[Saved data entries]
◇ ◇ ◇ ◇ ◇ ◇ ◇

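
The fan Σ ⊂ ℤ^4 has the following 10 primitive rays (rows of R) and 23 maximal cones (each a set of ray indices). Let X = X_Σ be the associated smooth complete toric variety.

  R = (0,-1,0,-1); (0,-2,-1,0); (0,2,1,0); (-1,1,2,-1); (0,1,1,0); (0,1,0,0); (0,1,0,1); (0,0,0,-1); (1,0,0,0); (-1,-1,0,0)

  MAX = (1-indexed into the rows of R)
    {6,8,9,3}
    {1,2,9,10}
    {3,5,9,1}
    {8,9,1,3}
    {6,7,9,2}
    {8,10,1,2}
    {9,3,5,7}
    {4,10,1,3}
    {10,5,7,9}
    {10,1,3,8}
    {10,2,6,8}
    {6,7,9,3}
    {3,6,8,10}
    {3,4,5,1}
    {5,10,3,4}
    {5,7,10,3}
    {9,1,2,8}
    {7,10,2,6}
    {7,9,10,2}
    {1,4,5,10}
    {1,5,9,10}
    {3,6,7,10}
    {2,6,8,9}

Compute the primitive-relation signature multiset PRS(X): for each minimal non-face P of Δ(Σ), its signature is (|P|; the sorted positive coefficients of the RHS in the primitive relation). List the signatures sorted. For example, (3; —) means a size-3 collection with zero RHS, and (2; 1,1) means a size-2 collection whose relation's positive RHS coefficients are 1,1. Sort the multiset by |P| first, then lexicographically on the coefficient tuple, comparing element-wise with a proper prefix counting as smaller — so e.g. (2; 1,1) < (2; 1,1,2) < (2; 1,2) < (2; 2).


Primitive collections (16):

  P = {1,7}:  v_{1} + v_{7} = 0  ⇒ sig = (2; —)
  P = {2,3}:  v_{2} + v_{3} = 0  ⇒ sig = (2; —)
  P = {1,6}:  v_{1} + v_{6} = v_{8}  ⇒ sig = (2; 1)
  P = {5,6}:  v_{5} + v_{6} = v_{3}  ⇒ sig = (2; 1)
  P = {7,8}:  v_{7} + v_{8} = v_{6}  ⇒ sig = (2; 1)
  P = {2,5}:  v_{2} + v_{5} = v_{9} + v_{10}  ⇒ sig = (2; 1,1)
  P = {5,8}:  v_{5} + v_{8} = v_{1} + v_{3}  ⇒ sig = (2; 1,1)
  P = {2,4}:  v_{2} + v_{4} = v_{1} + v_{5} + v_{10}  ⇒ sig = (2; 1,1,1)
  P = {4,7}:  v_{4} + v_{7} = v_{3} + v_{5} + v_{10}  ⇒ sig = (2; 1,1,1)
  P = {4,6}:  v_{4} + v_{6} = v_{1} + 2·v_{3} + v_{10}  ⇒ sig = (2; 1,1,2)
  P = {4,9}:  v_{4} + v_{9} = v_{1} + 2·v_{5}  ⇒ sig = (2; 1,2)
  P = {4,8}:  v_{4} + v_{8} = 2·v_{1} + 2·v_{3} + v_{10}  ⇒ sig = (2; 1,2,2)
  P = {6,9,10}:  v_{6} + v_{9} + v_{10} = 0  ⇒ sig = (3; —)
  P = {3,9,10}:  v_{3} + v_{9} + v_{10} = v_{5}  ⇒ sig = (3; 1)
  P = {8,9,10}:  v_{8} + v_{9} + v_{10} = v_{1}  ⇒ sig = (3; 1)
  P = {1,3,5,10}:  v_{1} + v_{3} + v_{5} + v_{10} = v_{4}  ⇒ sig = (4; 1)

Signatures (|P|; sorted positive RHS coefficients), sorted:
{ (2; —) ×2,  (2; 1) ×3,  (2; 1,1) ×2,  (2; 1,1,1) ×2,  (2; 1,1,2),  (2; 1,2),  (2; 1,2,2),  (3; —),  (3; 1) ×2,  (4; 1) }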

◇ ◇ ◇ ◇ ◇ ◇ ◇

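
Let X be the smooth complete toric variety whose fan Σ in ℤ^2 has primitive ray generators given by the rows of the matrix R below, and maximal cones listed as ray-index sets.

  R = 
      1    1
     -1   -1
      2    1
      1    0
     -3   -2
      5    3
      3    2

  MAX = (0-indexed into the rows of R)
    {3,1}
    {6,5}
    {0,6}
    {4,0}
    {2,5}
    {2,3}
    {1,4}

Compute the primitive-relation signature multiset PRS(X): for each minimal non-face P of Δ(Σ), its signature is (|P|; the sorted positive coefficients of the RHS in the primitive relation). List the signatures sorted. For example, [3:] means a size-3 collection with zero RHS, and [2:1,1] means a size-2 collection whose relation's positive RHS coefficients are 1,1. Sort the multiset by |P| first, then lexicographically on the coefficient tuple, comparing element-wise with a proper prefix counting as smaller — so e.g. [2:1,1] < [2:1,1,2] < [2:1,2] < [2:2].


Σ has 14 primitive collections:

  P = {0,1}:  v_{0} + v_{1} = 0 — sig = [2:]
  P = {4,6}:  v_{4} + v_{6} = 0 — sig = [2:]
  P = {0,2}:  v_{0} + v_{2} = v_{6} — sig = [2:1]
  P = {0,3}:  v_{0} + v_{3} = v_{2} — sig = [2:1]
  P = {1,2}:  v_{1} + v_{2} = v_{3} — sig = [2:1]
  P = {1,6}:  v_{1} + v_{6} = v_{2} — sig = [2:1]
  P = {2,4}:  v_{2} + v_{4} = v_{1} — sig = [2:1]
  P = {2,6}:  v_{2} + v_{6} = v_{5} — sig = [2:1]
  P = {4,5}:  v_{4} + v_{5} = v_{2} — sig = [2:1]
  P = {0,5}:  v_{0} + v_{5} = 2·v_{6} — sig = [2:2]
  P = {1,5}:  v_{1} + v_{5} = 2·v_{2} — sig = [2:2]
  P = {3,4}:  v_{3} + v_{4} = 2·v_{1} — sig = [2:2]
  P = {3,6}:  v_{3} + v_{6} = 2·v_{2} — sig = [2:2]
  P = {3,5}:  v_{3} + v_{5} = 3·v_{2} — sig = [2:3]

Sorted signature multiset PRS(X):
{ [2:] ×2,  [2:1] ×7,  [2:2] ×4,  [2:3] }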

◇ ◇ ◇ ◇ ◇ ◇ ◇

REQUIREMENT :: Give only the number of lines in the data that hold the string "indexed".

TASK SOLUTION :: 2